[Stored items]
►

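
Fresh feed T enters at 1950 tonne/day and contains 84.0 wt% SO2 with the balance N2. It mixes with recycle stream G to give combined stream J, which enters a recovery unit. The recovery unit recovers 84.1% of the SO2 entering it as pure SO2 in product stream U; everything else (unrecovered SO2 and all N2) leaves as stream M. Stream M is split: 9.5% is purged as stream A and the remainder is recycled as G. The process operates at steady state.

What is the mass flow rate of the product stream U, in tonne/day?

1609 tonne/day

SO2 in J: m_A = 1950×0.840 + (1−0.095)·(1−0.841)·m_A, so m_A = 1638/0.8561 = 1913.3 tonne/day.
Product U = 0.841×1913.3 = 1609.1 tonne/day.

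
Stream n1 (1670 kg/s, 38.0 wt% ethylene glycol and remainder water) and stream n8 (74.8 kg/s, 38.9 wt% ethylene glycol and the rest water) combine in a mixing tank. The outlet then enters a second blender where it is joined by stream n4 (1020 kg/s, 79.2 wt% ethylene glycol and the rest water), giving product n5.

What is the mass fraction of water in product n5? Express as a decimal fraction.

0.468

Overall, product flow = 2764.8 kg/s.
water in = 1670×0.620 + 74.8×0.611 + 1020×0.208 = 1293.3 kg/s.
water fraction in n5 = 0.468.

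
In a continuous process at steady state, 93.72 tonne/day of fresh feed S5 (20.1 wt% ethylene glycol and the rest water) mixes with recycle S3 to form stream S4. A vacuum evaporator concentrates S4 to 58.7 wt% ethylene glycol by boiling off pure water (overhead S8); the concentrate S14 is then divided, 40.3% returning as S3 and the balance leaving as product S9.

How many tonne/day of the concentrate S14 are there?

53.75 tonne/day

Overall ethylene glycol balance (none leaves overhead): ethylene glycol in fresh feed = ethylene glycol in product, i.e. 93.72×0.201 = (1−0.403)·S14·0.587.
S14 = 18.838/(0.587×0.597) = 53.755 tonne/day.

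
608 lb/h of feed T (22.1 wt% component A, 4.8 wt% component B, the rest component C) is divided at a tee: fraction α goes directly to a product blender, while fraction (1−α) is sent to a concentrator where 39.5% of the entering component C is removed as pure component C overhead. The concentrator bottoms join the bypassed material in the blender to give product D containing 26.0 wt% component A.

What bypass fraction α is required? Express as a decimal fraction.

0.481

All 608×0.221 = 134.37 lb/h of component A reaches D, so D = 134.37/0.260 = 516.8 lb/h and vapour = 91.2 lb/h.
The evaporator receives (1−α)·608 of feed at 0.731 component C and removes 0.395 of that component C:
0.395×0.731×(1−α)×608 = 91.2
(1−α) = 91.2/175.56 = 0.5195;  α = 0.4805.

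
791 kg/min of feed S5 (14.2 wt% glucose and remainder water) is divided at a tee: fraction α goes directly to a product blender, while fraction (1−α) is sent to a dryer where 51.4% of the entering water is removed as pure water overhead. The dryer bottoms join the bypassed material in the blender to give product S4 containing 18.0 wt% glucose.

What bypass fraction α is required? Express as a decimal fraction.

0.521

All 791×0.142 = 112.32 kg/min of glucose reaches S4, so S4 = 112.32/0.180 = 624.01 kg/min and vapour = 166.99 kg/min.
The evaporator receives (1−α)·791 of feed at 0.858 water and removes 0.514 of that water:
0.514×0.858×(1−α)×791 = 166.99
(1−α) = 166.99/348.84 = 0.4787;  α = 0.5213.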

◄

WORK INSTRUCTIONS: Read through the entries above, and wherever a line holds the string "removed", copy it.

RESPONSE TO THIS TASK:
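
608 lb/h of feed T (22.1 wt% component A, 4.8 wt% component B, the rest component C) is divided at a tee: fraction α goes directly to a product blender, while fraction (1−α) is sent to a concentrator where 39.5% of the entering component C is removed as pure component C overhead. The concentrator bottoms join the bypassed material in the blender to give product D containing 26.0 wt% component A.
791 kg/min of feed S5 (14.2 wt% glucose and remainder water) is divided at a tee: fraction α goes directly to a product blender, while fraction (1−α) is sent to a dryer where 51.4% of the entering water is removed as pure water overhead. The dryer bottoms join the bypassed material in the blender to give product S4 containing 18.0 wt% glucose.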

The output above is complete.